* **Required work**
Give back exactly the lines of the data below, starting with the line that has "Observed counts: [33, 36, 37, 23, 17]" and going on through the line that has "n = 28 trials, k = 19 successes. H₀: p = 1/2.".
==========
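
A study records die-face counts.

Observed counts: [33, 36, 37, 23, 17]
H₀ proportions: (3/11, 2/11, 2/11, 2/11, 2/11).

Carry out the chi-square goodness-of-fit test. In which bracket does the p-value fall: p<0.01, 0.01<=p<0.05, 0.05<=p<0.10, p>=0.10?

p-value bracket: 0.01<=p<0.05

n = 146; E_i = n·p_i = [39.82, 26.55, 26.55, 26.55, 26.55]
χ² = (33−39.82)²/39.82 + (36−26.55)²/26.55 + (37−26.55)²/26.55 + (23−26.55)²/26.55 + (17−26.55)²/26.55 = 12.5582
df = 4
p-value (upper-tail) = 0.01365
→ bracket: 0.01<=p<0.05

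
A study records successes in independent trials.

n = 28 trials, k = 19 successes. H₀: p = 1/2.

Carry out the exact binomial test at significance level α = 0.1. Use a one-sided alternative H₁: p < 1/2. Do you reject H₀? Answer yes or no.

Exact binomial: n=28, k=19, p₀=1/2=0.5000
P(X≤19) from Σ C(n,i)·p₀^i·(1−p₀)^(n−i)
p-value (one-sided, H₁ less) = 0.98215
At α=0.1: p ≥ α → fail to reject H₀

reject H₀: no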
==========
* **Output for this task**
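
Observed counts: [33, 36, 37, 23, 17]
H₀ proportions: (3/11, 2/11, 2/11, 2/11, 2/11).

Carry out the chi-square goodness-of-fit test. In which bracket does the p-value fall: p<0.01, 0.01<=p<0.05, 0.05<=p<0.10, p>=0.10?

p-value bracket: 0.01<=p<0.05

n = 146; E_i = n·p_i = [39.82, 26.55, 26.55, 26.55, 26.55]
χ² = (33−39.82)²/39.82 + (36−26.55)²/26.55 + (37−26.55)²/26.55 + (23−26.55)²/26.55 + (17−26.55)²/26.55 = 12.5582
df = 4
p-value (upper-tail) = 0.01365
→ bracket: 0.01<=p<0.05

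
A study records successes in independent trials.

n = 28 trials, k = 19 successes. H₀: p = 1/2.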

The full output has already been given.